[[ Provided information, beginning ]]
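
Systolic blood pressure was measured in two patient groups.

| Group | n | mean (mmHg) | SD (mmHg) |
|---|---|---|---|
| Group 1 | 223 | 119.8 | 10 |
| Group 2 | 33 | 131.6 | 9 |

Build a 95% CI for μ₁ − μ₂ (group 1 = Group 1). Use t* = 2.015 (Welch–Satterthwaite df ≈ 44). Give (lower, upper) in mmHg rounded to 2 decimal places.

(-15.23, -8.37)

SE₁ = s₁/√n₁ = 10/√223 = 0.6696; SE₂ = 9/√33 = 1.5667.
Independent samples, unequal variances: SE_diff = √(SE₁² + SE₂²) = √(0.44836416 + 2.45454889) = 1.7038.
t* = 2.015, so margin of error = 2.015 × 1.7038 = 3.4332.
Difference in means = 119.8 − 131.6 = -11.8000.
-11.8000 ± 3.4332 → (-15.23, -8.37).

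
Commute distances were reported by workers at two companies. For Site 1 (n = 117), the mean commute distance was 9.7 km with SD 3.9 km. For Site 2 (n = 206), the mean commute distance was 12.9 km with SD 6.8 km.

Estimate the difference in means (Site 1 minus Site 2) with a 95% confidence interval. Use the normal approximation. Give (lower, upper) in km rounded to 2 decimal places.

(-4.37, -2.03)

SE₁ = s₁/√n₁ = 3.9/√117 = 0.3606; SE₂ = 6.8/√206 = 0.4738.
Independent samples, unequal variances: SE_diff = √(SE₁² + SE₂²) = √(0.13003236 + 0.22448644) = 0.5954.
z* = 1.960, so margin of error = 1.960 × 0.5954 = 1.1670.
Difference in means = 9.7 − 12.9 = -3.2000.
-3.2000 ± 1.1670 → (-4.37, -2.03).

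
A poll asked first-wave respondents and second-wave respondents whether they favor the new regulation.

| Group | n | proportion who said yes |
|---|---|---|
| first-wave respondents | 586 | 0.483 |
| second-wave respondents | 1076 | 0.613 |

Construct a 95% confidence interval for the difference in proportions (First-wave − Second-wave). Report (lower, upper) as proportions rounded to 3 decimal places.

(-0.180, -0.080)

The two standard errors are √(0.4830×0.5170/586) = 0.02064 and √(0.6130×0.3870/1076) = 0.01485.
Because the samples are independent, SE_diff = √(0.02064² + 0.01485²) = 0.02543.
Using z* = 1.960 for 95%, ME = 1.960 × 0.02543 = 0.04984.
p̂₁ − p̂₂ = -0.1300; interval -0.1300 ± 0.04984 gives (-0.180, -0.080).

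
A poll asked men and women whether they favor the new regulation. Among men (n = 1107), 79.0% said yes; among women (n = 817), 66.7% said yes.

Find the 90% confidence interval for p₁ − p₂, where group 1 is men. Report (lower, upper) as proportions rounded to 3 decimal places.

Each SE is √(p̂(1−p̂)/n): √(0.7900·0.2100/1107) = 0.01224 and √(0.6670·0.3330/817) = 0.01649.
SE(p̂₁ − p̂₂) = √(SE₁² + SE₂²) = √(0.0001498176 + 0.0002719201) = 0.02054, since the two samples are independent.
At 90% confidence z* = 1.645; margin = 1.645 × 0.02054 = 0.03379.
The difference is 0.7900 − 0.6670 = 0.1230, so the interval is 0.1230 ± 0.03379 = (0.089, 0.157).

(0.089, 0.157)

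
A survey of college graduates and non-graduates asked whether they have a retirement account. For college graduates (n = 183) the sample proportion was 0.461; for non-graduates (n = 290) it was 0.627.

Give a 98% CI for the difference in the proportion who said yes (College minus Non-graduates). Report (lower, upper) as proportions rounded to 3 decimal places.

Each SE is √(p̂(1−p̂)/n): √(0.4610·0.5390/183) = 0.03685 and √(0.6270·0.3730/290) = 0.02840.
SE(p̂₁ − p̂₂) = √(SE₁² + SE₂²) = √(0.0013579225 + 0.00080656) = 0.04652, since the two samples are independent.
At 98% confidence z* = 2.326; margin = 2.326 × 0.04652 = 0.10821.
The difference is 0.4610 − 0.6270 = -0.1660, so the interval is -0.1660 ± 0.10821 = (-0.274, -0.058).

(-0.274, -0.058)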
[[ Provided information, end ]]
[[ Provided information, beginning ]]
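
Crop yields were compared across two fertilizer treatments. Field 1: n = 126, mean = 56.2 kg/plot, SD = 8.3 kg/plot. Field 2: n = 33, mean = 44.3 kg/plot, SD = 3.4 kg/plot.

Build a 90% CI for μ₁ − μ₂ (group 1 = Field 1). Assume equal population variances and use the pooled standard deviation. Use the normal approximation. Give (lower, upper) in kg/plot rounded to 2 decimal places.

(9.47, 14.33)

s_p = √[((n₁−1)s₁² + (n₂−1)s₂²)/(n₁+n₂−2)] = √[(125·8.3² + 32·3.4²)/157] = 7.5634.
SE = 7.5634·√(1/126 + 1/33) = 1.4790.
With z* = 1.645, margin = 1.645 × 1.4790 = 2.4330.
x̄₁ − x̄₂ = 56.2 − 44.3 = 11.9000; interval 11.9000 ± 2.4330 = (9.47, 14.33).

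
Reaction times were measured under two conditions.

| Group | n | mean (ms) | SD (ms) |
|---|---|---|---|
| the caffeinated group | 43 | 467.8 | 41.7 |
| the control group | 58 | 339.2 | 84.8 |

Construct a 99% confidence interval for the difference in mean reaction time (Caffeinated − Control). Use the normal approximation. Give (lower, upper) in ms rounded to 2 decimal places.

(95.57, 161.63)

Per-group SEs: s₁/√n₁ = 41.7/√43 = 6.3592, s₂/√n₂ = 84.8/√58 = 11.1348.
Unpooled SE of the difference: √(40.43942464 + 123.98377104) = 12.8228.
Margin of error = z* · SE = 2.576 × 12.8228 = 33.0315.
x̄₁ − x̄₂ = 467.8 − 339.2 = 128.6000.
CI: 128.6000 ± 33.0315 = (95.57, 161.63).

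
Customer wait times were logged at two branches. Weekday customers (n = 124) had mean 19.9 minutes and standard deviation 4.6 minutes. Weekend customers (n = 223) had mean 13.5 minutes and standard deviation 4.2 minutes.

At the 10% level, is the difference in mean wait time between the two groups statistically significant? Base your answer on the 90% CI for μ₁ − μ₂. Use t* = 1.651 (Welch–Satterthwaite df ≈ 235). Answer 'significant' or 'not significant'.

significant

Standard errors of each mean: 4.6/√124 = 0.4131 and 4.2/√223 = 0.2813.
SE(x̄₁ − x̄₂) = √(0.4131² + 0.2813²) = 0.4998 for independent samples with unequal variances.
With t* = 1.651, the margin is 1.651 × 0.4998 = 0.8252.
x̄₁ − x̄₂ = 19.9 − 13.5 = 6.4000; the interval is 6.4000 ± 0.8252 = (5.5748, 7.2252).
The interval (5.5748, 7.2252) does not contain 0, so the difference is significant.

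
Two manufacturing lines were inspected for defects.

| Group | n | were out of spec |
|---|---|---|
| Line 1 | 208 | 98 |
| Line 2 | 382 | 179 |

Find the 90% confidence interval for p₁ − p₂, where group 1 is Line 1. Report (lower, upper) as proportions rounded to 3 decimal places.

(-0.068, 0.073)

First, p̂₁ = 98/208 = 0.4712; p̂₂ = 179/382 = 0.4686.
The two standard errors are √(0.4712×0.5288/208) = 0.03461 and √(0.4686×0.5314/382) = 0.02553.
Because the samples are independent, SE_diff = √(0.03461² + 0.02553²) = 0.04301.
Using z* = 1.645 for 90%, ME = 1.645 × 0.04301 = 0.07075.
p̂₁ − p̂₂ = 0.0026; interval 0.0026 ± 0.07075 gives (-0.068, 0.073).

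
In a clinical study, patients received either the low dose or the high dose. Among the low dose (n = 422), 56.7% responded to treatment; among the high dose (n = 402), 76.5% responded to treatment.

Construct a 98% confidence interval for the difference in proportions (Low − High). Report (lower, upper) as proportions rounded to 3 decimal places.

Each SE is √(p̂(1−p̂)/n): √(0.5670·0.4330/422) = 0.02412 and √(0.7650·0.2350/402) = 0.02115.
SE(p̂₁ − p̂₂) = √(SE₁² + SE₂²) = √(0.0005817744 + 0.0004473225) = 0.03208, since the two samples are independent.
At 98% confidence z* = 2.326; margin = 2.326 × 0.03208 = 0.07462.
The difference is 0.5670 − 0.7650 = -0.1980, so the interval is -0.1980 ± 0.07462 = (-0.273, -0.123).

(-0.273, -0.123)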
[[ Provided information, end ]]
Try it | Working from the listing above, pick out every line that has "times" and copy it.

Answer box |
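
Reaction times were measured under two conditions.
Customer wait times were logged at two branches. Weekday customers (n = 124) had mean 19.9 minutes and standard deviation 4.6 minutes. Weekend customers (n = 223) had mean 13.5 minutes and standard deviation 4.2 minutes.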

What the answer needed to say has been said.